▽

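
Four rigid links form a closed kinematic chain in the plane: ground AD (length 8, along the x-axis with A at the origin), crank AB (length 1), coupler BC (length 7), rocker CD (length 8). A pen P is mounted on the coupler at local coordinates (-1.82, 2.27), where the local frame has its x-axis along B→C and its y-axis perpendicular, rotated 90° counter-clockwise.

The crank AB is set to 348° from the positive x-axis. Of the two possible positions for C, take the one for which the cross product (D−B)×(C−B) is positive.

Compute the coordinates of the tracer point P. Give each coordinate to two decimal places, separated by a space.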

△
▽

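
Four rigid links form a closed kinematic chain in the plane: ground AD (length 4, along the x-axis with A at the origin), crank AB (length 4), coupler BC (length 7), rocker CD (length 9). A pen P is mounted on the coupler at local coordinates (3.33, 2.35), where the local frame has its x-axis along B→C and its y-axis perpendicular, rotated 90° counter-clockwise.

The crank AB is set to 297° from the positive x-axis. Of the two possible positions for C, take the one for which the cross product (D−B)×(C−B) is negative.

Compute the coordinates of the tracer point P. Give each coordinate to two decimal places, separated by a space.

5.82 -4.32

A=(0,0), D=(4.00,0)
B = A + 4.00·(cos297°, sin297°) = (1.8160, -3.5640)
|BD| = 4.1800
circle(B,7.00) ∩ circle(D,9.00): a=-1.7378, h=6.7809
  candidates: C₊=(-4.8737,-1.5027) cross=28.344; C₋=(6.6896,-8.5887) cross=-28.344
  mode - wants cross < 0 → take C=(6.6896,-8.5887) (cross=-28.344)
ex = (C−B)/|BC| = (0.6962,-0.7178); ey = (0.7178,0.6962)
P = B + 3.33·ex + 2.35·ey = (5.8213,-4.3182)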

△

Exercise:
In the listing above, find each line with the word "product" and copy it.

Solution below:
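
The crank AB is set to 348° from the positive x-axis. Of the two possible positions for C, take the one for which the cross product (D−B)×(C−B) is positive.
The crank AB is set to 297° from the positive x-axis. Of the two possible positions for C, take the one for which the cross product (D−B)×(C−B) is negative.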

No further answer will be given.